Only an exact copy of the lines beginning at the one that contains "Two encodes of" and ending at the last line of the records below counts as the answer.

Items listed in a dataset
|---|
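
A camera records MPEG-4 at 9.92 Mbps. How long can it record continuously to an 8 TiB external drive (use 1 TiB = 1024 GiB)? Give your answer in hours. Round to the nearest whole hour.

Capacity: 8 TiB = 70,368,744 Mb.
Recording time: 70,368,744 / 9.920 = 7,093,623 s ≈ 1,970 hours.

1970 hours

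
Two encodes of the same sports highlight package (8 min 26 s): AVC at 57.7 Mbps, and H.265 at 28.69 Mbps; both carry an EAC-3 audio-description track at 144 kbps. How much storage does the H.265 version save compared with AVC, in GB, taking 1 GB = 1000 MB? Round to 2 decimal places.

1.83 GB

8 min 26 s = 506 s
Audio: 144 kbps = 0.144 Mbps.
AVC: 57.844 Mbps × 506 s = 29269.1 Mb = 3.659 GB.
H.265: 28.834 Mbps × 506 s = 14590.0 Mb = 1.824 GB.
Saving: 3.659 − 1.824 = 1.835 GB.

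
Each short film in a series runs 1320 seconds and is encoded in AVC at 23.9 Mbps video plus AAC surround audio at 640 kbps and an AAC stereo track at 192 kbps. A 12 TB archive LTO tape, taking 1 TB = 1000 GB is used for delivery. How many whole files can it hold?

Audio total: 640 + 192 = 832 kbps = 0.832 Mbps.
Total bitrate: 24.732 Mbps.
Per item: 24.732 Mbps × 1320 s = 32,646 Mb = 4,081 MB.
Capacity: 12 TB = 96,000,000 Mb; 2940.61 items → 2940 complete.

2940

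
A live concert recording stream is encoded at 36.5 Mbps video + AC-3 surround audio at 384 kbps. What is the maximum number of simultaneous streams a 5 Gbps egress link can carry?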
|---|
SOLUTION FOR THIS EXERCISE
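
Two encodes of the same sports highlight package (8 min 26 s): AVC at 57.7 Mbps, and H.265 at 28.69 Mbps; both carry an EAC-3 audio-description track at 144 kbps. How much storage does the H.265 version save compared with AVC, in GB, taking 1 GB = 1000 MB? Round to 2 decimal places.

1.83 GB

8 min 26 s = 506 s
Audio: 144 kbps = 0.144 Mbps.
AVC: 57.844 Mbps × 506 s = 29269.1 Mb = 3.659 GB.
H.265: 28.834 Mbps × 506 s = 14590.0 Mb = 1.824 GB.
Saving: 3.659 − 1.824 = 1.835 GB.

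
Each short film in a series runs 1320 seconds and is encoded in AVC at 23.9 Mbps video plus AAC surround audio at 640 kbps and an AAC stereo track at 192 kbps. A 12 TB archive LTO tape, taking 1 TB = 1000 GB is used for delivery. How many whole files can it hold?

Audio total: 640 + 192 = 832 kbps = 0.832 Mbps.
Total bitrate: 24.732 Mbps.
Per item: 24.732 Mbps × 1320 s = 32,646 Mb = 4,081 MB.
Capacity: 12 TB = 96,000,000 Mb; 2940.61 items → 2940 complete.

2940

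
A live concert recording stream is encoded at 36.5 Mbps video + AC-3 surround audio at 384 kbps. What is the maximum number of simultaneous streams a 5 Gbps egress link can carry?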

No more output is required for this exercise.